** Opening Exercise materials block **

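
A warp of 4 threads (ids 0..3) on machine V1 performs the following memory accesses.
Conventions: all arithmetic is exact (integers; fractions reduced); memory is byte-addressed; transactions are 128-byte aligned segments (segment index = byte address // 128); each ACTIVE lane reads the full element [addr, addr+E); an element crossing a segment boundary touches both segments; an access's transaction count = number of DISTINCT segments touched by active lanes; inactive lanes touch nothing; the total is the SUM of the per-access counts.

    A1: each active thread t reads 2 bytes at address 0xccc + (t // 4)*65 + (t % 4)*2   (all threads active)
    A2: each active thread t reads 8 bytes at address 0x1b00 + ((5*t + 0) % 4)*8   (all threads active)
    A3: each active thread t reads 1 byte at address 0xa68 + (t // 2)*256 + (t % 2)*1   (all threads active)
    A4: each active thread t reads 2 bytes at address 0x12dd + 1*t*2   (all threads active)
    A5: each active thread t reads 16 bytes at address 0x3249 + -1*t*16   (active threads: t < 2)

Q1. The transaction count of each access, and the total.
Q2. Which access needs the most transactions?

A1: 1 transaction
A2: 1 transaction
A3: 2 transactions
A4: 1 transaction
A5: 1 transaction

Answer: 1,1,2,1,1; total 6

Answer: A3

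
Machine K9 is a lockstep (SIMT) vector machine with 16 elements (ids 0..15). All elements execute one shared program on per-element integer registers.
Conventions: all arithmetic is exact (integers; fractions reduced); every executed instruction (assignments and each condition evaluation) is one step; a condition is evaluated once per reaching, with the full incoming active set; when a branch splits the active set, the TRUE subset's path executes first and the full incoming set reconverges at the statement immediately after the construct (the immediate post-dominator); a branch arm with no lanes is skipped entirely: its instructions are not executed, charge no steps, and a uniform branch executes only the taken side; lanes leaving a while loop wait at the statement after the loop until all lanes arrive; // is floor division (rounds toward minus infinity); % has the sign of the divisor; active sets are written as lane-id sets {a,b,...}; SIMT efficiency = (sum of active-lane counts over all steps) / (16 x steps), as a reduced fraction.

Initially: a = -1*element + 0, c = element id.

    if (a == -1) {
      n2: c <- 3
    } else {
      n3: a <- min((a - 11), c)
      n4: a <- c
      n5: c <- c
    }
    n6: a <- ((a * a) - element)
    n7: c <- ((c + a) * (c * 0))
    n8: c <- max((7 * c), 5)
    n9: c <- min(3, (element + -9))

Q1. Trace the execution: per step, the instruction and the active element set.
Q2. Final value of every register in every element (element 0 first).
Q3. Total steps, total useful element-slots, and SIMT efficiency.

step 0: eval (a == -1)               {0,1,2,3,4,5,6,7,8,9,10,11,12,13,14,15}
step 1: c <- 3                       {1}
step 2: a <- min((a - 11), c)        {0,2,3,4,5,6,7,8,9,10,11,12,13,14,15}
step 3: a <- c                       {0,2,3,4,5,6,7,8,9,10,11,12,13,14,15}
step 4: c <- c                       {0,2,3,4,5,6,7,8,9,10,11,12,13,14,15}
step 5: a <- ((a * a) - element)     {0,1,2,3,4,5,6,7,8,9,10,11,12,13,14,15}
step 6: c <- ((c + a) * (c * 0))     {0,1,2,3,4,5,6,7,8,9,10,11,12,13,14,15}
step 7: c <- max((7 * c), 5)         {0,1,2,3,4,5,6,7,8,9,10,11,12,13,14,15}
step 8: c <- min(3, (element + -9))  {0,1,2,3,4,5,6,7,8,9,10,11,12,13,14,15}

Answer: 9 steps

a: 0,0,2,6,12,20,30,42,56,72,90,110,132,156,182,210
c: -9,-8,-7,-6,-5,-4,-3,-2,-1,0,1,2,3,3,3,3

steps = 9; useful = 126; efficiency = 126/144 = 7/8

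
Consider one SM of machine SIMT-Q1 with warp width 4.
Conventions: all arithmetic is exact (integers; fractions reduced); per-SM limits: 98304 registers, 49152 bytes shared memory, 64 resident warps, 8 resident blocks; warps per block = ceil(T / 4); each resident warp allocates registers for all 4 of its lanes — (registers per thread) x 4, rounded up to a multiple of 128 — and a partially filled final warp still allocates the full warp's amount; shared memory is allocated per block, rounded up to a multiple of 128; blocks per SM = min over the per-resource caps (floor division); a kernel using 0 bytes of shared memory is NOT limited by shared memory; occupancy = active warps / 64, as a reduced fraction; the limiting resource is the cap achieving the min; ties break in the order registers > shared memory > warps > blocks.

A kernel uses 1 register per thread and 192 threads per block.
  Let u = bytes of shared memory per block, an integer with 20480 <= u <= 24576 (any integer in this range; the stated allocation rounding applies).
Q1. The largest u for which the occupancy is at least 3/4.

Answer: u = 24576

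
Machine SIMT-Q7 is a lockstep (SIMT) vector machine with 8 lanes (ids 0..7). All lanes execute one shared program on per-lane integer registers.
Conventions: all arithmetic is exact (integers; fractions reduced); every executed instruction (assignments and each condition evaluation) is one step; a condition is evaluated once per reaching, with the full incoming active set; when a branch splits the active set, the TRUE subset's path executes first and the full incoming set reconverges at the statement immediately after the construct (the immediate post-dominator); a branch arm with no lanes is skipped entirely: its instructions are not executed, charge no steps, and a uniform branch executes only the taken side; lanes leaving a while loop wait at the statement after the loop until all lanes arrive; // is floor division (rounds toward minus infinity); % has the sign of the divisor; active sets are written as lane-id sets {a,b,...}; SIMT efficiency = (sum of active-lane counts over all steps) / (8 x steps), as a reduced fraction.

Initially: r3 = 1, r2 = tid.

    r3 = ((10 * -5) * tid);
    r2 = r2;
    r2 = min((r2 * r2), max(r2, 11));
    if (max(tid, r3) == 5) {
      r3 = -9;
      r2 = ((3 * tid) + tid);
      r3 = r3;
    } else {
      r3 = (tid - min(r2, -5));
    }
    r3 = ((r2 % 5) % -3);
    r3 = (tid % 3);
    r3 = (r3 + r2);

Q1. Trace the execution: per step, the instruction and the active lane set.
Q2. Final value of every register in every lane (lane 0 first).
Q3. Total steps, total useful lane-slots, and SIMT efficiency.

step 0: r3 <- ((10 * -5) * tid)      {0,1,2,3,4,5,6,7}
step 1: r2 <- r2                     {0,1,2,3,4,5,6,7}
step 2: r2 <- min((r2 * r2), max(r2, 11)) {0,1,2,3,4,5,6,7}
step 3: eval (max(tid, r3) == 5)     {0,1,2,3,4,5,6,7}
step 4: r3 <- -9                     {5}
step 5: r2 <- ((3 * tid) + tid)      {5}
step 6: r3 <- r3                     {5}
step 7: r3 <- (tid - min(r2, -5))    {0,1,2,3,4,6,7}
step 8: r3 <- ((r2 % 5) % -3)        {0,1,2,3,4,5,6,7}
step 9: r3 <- (tid % 3)              {0,1,2,3,4,5,6,7}
step 10: r3 <- (r3 + r2)              {0,1,2,3,4,5,6,7}

Answer: 11 steps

r3: 0,2,6,9,12,22,11,12
r2: 0,1,4,9,11,20,11,11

steps = 11; useful = 66; efficiency = 66/88 = 3/4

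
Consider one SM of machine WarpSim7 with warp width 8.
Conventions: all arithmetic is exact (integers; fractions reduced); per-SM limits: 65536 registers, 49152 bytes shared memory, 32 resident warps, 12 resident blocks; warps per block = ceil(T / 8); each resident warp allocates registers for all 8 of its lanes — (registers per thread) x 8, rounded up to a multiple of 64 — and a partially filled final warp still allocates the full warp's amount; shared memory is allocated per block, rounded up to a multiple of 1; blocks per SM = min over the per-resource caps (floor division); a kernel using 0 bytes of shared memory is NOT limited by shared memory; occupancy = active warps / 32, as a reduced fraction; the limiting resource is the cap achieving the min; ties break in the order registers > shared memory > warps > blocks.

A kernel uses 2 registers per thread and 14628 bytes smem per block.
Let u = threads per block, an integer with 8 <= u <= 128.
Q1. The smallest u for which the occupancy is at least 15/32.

Answer: u = 33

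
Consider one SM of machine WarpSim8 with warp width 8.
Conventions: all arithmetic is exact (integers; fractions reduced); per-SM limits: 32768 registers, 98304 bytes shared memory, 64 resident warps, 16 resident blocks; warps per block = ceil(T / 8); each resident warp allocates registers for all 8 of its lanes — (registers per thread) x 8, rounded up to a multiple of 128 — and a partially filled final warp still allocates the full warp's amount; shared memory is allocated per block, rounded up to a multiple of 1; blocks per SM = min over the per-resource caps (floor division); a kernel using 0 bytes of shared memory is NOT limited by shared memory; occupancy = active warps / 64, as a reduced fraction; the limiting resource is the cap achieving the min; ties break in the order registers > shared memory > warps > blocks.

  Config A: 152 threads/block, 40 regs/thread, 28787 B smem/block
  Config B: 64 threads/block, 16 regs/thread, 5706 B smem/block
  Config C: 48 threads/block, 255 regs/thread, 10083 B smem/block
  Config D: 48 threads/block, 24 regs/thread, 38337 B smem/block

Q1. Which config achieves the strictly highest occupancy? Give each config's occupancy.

occupancies: A 57/64, B 1, C 3/16, D 3/16

Answer: B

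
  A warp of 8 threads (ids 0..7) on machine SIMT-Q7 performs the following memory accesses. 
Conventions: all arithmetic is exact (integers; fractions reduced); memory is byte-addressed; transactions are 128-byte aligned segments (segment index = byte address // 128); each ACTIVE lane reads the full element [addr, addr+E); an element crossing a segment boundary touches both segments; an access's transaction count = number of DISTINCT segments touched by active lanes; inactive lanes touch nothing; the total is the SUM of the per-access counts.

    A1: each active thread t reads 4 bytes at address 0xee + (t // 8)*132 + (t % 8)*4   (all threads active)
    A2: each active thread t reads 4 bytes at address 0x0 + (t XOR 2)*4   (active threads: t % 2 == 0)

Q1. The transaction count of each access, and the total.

A1: 2 transactions
A2: 1 transaction

Answer: 2,1; total 3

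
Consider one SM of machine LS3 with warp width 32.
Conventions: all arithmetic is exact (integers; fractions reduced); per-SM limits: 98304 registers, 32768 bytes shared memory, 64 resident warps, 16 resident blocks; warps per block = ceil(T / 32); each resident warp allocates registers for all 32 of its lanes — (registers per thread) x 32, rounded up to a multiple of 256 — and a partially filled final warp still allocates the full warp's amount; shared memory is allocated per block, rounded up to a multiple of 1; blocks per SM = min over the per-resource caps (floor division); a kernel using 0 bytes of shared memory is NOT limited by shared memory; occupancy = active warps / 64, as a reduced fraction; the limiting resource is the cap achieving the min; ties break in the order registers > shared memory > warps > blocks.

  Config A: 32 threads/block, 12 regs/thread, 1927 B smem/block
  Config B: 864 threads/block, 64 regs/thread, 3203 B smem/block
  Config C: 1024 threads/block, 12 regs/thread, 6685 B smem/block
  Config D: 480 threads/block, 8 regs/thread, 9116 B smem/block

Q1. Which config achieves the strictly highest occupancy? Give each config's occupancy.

occupancies: A 1/4, B 27/64, C 1, D 45/64

Answer: C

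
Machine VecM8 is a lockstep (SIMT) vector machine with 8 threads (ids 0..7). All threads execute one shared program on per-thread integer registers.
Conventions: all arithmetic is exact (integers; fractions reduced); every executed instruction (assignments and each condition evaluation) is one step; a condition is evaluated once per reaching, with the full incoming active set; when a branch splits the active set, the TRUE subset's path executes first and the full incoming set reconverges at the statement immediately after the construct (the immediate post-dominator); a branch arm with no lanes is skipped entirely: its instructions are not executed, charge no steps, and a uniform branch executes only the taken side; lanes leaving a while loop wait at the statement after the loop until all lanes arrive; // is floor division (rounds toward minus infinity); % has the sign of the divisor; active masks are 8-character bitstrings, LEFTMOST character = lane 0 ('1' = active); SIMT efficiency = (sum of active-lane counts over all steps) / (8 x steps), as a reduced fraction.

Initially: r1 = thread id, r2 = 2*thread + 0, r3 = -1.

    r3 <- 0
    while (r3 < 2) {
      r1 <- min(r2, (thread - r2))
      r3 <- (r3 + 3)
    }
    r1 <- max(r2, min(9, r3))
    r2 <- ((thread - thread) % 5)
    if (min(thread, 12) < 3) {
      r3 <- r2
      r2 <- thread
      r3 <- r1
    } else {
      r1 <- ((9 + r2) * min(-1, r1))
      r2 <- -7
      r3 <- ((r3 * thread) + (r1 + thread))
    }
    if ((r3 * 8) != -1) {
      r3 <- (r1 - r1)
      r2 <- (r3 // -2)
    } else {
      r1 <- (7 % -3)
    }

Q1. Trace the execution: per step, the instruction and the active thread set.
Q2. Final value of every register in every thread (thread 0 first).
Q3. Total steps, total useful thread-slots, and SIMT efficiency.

step 0: r3 <- 0                      11111111
step 1: eval (r3 < 2)                11111111
step 2: r1 <- min(r2, (thread - r2)) 11111111
step 3: r3 <- (r3 + 3)               11111111
step 4: eval (r3 < 2)                11111111
step 5: r1 <- max(r2, min(9, r3))    11111111
step 6: r2 <- ((thread - thread) % 5) 11111111
step 7: eval (min(thread, 12) < 3)   11111111
step 8: r3 <- r2                     11100000
step 9: r2 <- thread                 11100000
step 10: r3 <- r1                     11100000
step 11: r1 <- ((9 + r2) * min(-1, r1)) 00011111
step 12: r2 <- -7                     00011111
step 13: r3 <- ((r3 * thread) + (r1 + thread)) 00011111
step 14: eval ((r3 * 8) != -1)        11111111
step 15: r3 <- (r1 - r1)              11111111
step 16: r2 <- (r3 // -2)             11111111

Answer: 17 steps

r1: 3,3,4,-9,-9,-9,-9,-9
r2: 0,0,0,0,0,0,0,0
r3: 0,0,0,0,0,0,0,0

steps = 17; useful = 112; efficiency = 112/136 = 14/17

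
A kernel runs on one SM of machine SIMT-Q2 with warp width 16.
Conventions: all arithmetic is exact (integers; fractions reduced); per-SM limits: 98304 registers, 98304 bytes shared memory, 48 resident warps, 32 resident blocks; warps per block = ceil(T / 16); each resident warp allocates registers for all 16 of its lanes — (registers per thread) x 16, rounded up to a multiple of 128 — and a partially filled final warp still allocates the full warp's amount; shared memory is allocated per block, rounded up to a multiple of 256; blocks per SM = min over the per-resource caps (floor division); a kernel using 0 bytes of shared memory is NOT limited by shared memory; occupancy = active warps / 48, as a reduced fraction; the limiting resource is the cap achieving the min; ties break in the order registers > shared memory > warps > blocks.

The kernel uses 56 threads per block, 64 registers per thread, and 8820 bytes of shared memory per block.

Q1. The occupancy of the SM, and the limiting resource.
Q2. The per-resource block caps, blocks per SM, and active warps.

Answer: occupancy 5/6, limited by shared memory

registers: 24 blocks
shared memory: 10 blocks
warps: 12 blocks
blocks: 32 blocks

Answer: 10 blocks, 40 active warps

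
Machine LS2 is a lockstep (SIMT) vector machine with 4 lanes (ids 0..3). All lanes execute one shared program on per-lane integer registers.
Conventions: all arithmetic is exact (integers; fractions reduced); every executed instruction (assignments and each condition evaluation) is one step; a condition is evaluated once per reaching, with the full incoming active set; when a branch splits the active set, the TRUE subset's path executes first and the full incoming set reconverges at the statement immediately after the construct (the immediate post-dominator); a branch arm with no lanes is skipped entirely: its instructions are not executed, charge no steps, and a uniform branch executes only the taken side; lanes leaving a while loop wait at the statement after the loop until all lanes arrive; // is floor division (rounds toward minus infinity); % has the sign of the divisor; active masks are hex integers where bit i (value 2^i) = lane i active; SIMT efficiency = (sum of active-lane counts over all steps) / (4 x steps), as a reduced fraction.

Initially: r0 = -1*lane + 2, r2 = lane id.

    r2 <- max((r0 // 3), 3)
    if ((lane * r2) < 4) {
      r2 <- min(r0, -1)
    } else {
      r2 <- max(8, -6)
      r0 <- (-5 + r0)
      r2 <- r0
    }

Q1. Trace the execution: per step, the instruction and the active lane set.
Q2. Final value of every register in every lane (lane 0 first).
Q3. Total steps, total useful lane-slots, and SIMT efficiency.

step 0: r2 <- max((r0 // 3), 3)      0xf
step 1: eval ((lane * r2) < 4)       0xf
step 2: r2 <- min(r0, -1)            0x3
step 3: r2 <- max(8, -6)             0xc
step 4: r0 <- (-5 + r0)              0xc
step 5: r2 <- r0                     0xc

Answer: 6 steps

r0: 2,1,-5,-6
r2: -1,-1,-5,-6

steps = 6; useful = 16; efficiency = 16/24 = 2/3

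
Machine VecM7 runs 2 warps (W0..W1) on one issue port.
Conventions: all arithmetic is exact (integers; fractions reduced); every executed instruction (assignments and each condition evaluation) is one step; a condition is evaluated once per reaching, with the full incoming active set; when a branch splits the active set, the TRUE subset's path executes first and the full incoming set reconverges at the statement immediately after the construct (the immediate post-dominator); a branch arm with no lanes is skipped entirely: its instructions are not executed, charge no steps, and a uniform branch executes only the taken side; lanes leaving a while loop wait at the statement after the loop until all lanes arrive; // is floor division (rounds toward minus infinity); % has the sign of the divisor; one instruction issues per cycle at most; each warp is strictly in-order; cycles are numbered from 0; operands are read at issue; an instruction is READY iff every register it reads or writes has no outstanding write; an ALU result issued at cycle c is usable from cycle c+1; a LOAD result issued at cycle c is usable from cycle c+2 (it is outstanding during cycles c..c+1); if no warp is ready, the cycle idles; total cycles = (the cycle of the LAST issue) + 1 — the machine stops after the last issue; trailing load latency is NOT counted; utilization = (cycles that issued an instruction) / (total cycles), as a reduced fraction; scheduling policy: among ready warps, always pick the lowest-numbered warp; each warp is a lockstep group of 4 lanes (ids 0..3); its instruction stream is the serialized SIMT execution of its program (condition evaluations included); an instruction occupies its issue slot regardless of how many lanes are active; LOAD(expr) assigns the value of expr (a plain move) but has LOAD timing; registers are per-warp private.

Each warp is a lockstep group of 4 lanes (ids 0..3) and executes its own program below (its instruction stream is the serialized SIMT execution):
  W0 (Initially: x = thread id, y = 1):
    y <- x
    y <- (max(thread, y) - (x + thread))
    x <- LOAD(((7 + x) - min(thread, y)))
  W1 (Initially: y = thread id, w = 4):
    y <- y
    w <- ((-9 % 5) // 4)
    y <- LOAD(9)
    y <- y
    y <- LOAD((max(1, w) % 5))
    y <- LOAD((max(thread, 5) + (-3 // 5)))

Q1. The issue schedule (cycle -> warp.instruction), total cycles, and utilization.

cycle 0: W0.I0
cycle 1: W0.I1
cycle 2: W0.I2
cycle 3: W1.I0
cycle 4: W1.I1
cycle 5: W1.I2
cycle 6: idle
cycle 7: W1.I3
cycle 8: W1.I4
cycle 9: idle
cycle 10: W1.I5

Answer: 11 cycles, utilization 9/11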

** Closing Exercise materials block **

Task to complete
Go through the entries above, and wherever a line holds the word "Initially", copy that line.

Response
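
Initially: a = -1*element + 0, c = element id.
Initially: r3 = 1, r2 = tid.
Initially: r1 = thread id, r2 = 2*thread + 0, r3 = -1.
Initially: r0 = -1*lane + 2, r2 = lane id.
  W0 (Initially: x = thread id, y = 1):
  W1 (Initially: y = thread id, w = 4):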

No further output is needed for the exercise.